[TASK STATEMENT]: Word for word, restate the lines that run from the line containing "What is the" to the last line of the records below.

[LISTED ENTRIES]:
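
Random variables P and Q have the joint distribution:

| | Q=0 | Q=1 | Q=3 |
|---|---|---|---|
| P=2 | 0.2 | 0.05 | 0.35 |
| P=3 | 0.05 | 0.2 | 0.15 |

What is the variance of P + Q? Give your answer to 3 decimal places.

E[P] = 2.4,  E[Q] = 1.75,  E[PQ] = 4.15
Var(P) = 6 − (2.4)² = 0.24;  Var(Q) = 4.75 − (1.75)² = 1.6875
Cov(P,Q) = 4.15 − (2.4)(1.75) = -0.05
Var(P + Q) = (1)²·0.24 + (1)²·1.6875 + 2·(1)·(1)·-0.05 = 1.8275

1.828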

[REPLY TO THE EXERCISE]:
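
What is the variance of P + Q? Give your answer to 3 decimal places.

E[P] = 2.4,  E[Q] = 1.75,  E[PQ] = 4.15
Var(P) = 6 − (2.4)² = 0.24;  Var(Q) = 4.75 − (1.75)² = 1.6875
Cov(P,Q) = 4.15 − (2.4)(1.75) = -0.05
Var(P + Q) = (1)²·0.24 + (1)²·1.6875 + 2·(1)·(1)·-0.05 = 1.8275

1.828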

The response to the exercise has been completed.